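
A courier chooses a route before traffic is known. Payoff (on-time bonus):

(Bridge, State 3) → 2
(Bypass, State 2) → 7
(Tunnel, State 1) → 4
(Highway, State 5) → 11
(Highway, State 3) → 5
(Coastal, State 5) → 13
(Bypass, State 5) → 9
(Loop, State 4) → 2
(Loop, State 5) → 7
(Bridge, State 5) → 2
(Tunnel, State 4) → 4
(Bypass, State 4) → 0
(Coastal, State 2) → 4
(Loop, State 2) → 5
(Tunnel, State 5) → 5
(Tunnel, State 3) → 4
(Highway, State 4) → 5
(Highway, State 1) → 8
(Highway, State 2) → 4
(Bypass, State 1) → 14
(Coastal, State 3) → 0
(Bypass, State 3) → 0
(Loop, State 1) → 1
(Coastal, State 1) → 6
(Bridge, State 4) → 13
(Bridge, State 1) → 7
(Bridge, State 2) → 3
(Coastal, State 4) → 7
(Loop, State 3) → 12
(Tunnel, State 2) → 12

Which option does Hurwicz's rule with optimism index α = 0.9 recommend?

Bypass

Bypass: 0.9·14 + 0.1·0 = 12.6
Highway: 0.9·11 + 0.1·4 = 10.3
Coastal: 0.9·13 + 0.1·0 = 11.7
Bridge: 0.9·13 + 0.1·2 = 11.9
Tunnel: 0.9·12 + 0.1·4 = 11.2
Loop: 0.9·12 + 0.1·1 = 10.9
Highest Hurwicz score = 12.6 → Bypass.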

· · · · · · ·

WHAT NEEDS TO BE DONE
Whatever lines appear above, reproduce every one of them exactly.

SOLUTION BELOW
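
A courier chooses a route before traffic is known. Payoff (on-time bonus):

(Bridge, State 3) → 2
(Bypass, State 2) → 7
(Tunnel, State 1) → 4
(Highway, State 5) → 11
(Highway, State 3) → 5
(Coastal, State 5) → 13
(Bypass, State 5) → 9
(Loop, State 4) → 2
(Loop, State 5) → 7
(Bridge, State 5) → 2
(Tunnel, State 4) → 4
(Bypass, State 4) → 0
(Coastal, State 2) → 4
(Loop, State 2) → 5
(Tunnel, State 5) → 5
(Tunnel, State 3) → 4
(Highway, State 4) → 5
(Highway, State 1) → 8
(Highway, State 2) → 4
(Bypass, State 1) → 14
(Coastal, State 3) → 0
(Bypass, State 3) → 0
(Loop, State 1) → 1
(Coastal, State 1) → 6
(Bridge, State 4) → 13
(Bridge, State 1) → 7
(Bridge, State 2) → 3
(Coastal, State 4) → 7
(Loop, State 3) → 12
(Tunnel, State 2) → 12

Which option does Hurwicz's rule with optimism index α = 0.9 recommend?

Bypass

Bypass: 0.9·14 + 0.1·0 = 12.6
Highway: 0.9·11 + 0.1·4 = 10.3
Coastal: 0.9·13 + 0.1·0 = 11.7
Bridge: 0.9·13 + 0.1·2 = 11.9
Tunnel: 0.9·12 + 0.1·4 = 11.2
Loop: 0.9·12 + 0.1·1 = 10.9
Highest Hurwicz score = 12.6 → Bypass.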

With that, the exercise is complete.